Set down all the records below, word for word.

THE DATA START

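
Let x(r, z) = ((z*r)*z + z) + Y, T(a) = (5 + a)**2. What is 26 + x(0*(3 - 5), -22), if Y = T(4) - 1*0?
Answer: 85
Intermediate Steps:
Y = 81 (Y = (5 + 4)**2 - 1*0 = 9**2 + 0 = 81 + 0 = 81)
x(r, z) = 81 + z + r*z**2 (x(r, z) = ((z*r)*z + z) + 81 = ((r*z)*z + z) + 81 = (r*z**2 + z) + 81 = (z + r*z**2) + 81 = 81 + z + r*z**2)
26 + x(0*(3 - 5), -22) = 26 + (81 - 22 + (0*(3 - 5))*(-22)**2) = 26 + (81 - 22 + (0*(-2))*484) = 26 + (81 - 22 + 0*484) = 26 + (81 - 22 + 0) = 26 + 59 = 85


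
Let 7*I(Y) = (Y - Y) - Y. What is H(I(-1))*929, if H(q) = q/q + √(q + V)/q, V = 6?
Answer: 929 + 929*√301 ≈ 17047.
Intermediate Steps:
I(Y) = -Y/7 (I(Y) = ((Y - Y) - Y)/7 = (0 - Y)/7 = (-Y)/7 = -Y/7)
H(q) = 1 + √(6 + q)/q (H(q) = q/q + √(q + 6)/q = 1 + √(6 + q)/q)
H(I(-1))*929 = ((-⅐*(-1) + √(6 - ⅐*(-1)))/((-⅐*(-1))))*929 = ((⅐ + √(6 + ⅐))/(⅐))*929 = (7*(⅐ + √(43/7)))*929 = (7*(⅐ + √301/7))*929 = (1 + √301)*929 = 929 + 929*√301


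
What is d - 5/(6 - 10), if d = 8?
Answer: 37/4 ≈ 9.2500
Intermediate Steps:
d - 5/(6 - 10) = 8 - 5/(6 - 10) = 8 - 5/(-4) = 8 - ¼*(-5) = 8 + 5/4 = 37/4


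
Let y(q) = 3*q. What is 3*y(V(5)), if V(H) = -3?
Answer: -27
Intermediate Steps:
3*y(V(5)) = 3*(3*(-3)) = 3*(-9) = -27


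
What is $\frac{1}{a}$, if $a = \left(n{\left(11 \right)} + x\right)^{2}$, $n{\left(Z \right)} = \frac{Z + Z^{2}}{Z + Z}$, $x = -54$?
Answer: $\frac{1}{2304} \approx 0.00043403$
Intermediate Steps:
$n{\left(Z \right)} = \frac{Z + Z^{2}}{2 Z}$
$a = 2304$ ($a = \left(\left(\frac{1}{2} + \frac{1}{2} \cdot 11\right) - 54\right)^{2} = \left(\left(\frac{1}{2} + \frac{11}{2}\right) - 54\right)^{2} = \left(6 - 54\right)^{2} = \left(-48\right)^{2} = 2304$)
$\frac{1}{a} = \frac{1}{2304}$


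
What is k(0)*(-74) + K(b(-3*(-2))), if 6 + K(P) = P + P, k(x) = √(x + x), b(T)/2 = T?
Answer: 18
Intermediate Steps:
b(T) = 2*T
k(x) = √2*√x (k(x) = √(2*x) = √2*√x)
K(P) = -6 + 2*P (K(P) = -6 + (P + P) = -6 + 2*P)
k(0)*(-74) + K(b(-3*(-2))) = (√2*√0)*(-74) + (-6 + 2*(2*(-3*(-2)))) = (√2*0)*(-74) + (-6 + 2*(2*6)) = 0*(-74) + (-6 + 2*12) = 0 + (-6 + 24) = 0 + 18 = 18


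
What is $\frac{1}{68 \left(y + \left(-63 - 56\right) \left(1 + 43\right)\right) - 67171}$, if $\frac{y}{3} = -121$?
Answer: $- \frac{1}{447903} \approx -2.2326 \cdot 10^{-6}$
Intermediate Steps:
$y = -363$ ($y = 3 \left(-121\right) = -363$)
$\frac{1}{68 \left(y + \left(-63 - 56\right) \left(1 + 43\right)\right) - 67171} = \frac{1}{68 \left(-363 + \left(-63 - 56\right) \left(1 + 43\right)\right) - 67171} = \frac{1}{68 \left(-363 - 5236\right) - 67171} = \frac{1}{68 \left(-5599\right) - 67171} = \frac{1}{-380732 - 67171} = \frac{1}{-447903} = - \frac{1}{447903}$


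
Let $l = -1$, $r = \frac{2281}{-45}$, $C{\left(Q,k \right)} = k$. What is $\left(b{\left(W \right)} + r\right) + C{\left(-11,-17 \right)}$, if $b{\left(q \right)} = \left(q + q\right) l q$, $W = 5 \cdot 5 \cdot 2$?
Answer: $- \frac{228046}{45} \approx -5067.7$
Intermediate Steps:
$r = - \frac{2281}{45}$ ($r = 2281 \left(- \frac{1}{45}\right) = - \frac{2281}{45} \approx -50.689$)
$W = 50$ ($W = 25 \cdot 2 = 50$)
$b{\left(q \right)} = - 2 q^{2}$ ($b{\left(q \right)} = \left(q + q\right) \left(-1\right) q = 2 q \left(-1\right) q = - 2 q q = - 2 q^{2}$)
$\left(b{\left(W \right)} + r\right) + C{\left(-11,-17 \right)} = \left(- 2 \cdot 50^{2} - \frac{2281}{45}\right) - 17 = \left(\left(-2\right) 2500 - \frac{2281}{45}\right) - 17 = \left(-5000 - \frac{2281}{45}\right) - 17 = - \frac{227281}{45} - 17 = - \frac{228046}{45}$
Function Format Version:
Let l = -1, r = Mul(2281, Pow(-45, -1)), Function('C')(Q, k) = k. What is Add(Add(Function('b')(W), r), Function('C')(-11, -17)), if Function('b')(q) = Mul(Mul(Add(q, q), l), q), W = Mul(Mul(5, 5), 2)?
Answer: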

THE DATA END

### OUTPUT BELOW
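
Let x(r, z) = ((z*r)*z + z) + Y, T(a) = (5 + a)**2. What is 26 + x(0*(3 - 5), -22), if Y = T(4) - 1*0?
Answer: 85
Intermediate Steps:
Y = 81 (Y = (5 + 4)**2 - 1*0 = 9**2 + 0 = 81 + 0 = 81)
x(r, z) = 81 + z + r*z**2 (x(r, z) = ((z*r)*z + z) + 81 = ((r*z)*z + z) + 81 = (r*z**2 + z) + 81 = (z + r*z**2) + 81 = 81 + z + r*z**2)
26 + x(0*(3 - 5), -22) = 26 + (81 - 22 + (0*(3 - 5))*(-22)**2) = 26 + (81 - 22 + (0*(-2))*484) = 26 + (81 - 22 + 0*484) = 26 + (81 - 22 + 0) = 26 + 59 = 85


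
Let 7*I(Y) = (Y - Y) - Y. What is H(I(-1))*929, if H(q) = q/q + √(q + V)/q, V = 6?
Answer: 929 + 929*√301 ≈ 17047.
Intermediate Steps:
I(Y) = -Y/7 (I(Y) = ((Y - Y) - Y)/7 = (0 - Y)/7 = (-Y)/7 = -Y/7)
H(q) = 1 + √(6 + q)/q (H(q) = q/q + √(q + 6)/q = 1 + √(6 + q)/q)
H(I(-1))*929 = ((-⅐*(-1) + √(6 - ⅐*(-1)))/((-⅐*(-1))))*929 = ((⅐ + √(6 + ⅐))/(⅐))*929 = (7*(⅐ + √(43/7)))*929 = (7*(⅐ + √301/7))*929 = (1 + √301)*929 = 929 + 929*√301


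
What is d - 5/(6 - 10), if d = 8?
Answer: 37/4 ≈ 9.2500
Intermediate Steps:
d - 5/(6 - 10) = 8 - 5/(6 - 10) = 8 - 5/(-4) = 8 - ¼*(-5) = 8 + 5/4 = 37/4


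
Let y(q) = 3*q. What is 3*y(V(5)), if V(H) = -3?
Answer: -27
Intermediate Steps:
3*y(V(5)) = 3*(3*(-3)) = 3*(-9) = -27


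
What is $\frac{1}{a}$, if $a = \left(n{\left(11 \right)} + x\right)^{2}$, $n{\left(Z \right)} = \frac{Z + Z^{2}}{Z + Z}$, $x = -54$?
Answer: $\frac{1}{2304} \approx 0.00043403$
Intermediate Steps:
$n{\left(Z \right)} = \frac{Z + Z^{2}}{2 Z}$
$a = 2304$ ($a = \left(\left(\frac{1}{2} + \frac{1}{2} \cdot 11\right) - 54\right)^{2} = \left(\left(\frac{1}{2} + \frac{11}{2}\right) - 54\right)^{2} = \left(6 - 54\right)^{2} = \left(-48\right)^{2} = 2304$)
$\frac{1}{a} = \frac{1}{2304}$


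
What is k(0)*(-74) + K(b(-3*(-2))), if 6 + K(P) = P + P, k(x) = √(x + x), b(T)/2 = T?
Answer: 18
Intermediate Steps:
b(T) = 2*T
k(x) = √2*√x (k(x) = √(2*x) = √2*√x)
K(P) = -6 + 2*P (K(P) = -6 + (P + P) = -6 + 2*P)
k(0)*(-74) + K(b(-3*(-2))) = (√2*√0)*(-74) + (-6 + 2*(2*(-3*(-2)))) = (√2*0)*(-74) + (-6 + 2*(2*6)) = 0*(-74) + (-6 + 2*12) = 0 + (-6 + 24) = 0 + 18 = 18


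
What is $\frac{1}{68 \left(y + \left(-63 - 56\right) \left(1 + 43\right)\right) - 67171}$, if $\frac{y}{3} = -121$?
Answer: $- \frac{1}{447903} \approx -2.2326 \cdot 10^{-6}$
Intermediate Steps:
$y = -363$ ($y = 3 \left(-121\right) = -363$)
$\frac{1}{68 \left(y + \left(-63 - 56\right) \left(1 + 43\right)\right) - 67171} = \frac{1}{68 \left(-363 + \left(-63 - 56\right) \left(1 + 43\right)\right) - 67171} = \frac{1}{68 \left(-363 - 5236\right) - 67171} = \frac{1}{68 \left(-5599\right) - 67171} = \frac{1}{-380732 - 67171} = \frac{1}{-447903} = - \frac{1}{447903}$


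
Let $l = -1$, $r = \frac{2281}{-45}$, $C{\left(Q,k \right)} = k$. What is $\left(b{\left(W \right)} + r\right) + C{\left(-11,-17 \right)}$, if $b{\left(q \right)} = \left(q + q\right) l q$, $W = 5 \cdot 5 \cdot 2$?
Answer: $- \frac{228046}{45} \approx -5067.7$
Intermediate Steps:
$r = - \frac{2281}{45}$ ($r = 2281 \left(- \frac{1}{45}\right) = - \frac{2281}{45} \approx -50.689$)
$W = 50$ ($W = 25 \cdot 2 = 50$)
$b{\left(q \right)} = - 2 q^{2}$ ($b{\left(q \right)} = \left(q + q\right) \left(-1\right) q = 2 q \left(-1\right) q = - 2 q q = - 2 q^{2}$)
$\left(b{\left(W \right)} + r\right) + C{\left(-11,-17 \right)} = \left(- 2 \cdot 50^{2} - \frac{2281}{45}\right) - 17 = \left(\left(-2\right) 2500 - \frac{2281}{45}\right) - 17 = \left(-5000 - \frac{2281}{45}\right) - 17 = - \frac{227281}{45} - 17 = - \frac{228046}{45}$
Function Format Version:
Let l = -1, r = Mul(2281, Pow(-45, -1)), Function('C')(Q, k) = k. What is Add(Add(Function('b')(W), r), Function('C')(-11, -17)), if Function('b')(q) = Mul(Mul(Add(q, q), l), q), W = Mul(Mul(5, 5), 2)?
Answer: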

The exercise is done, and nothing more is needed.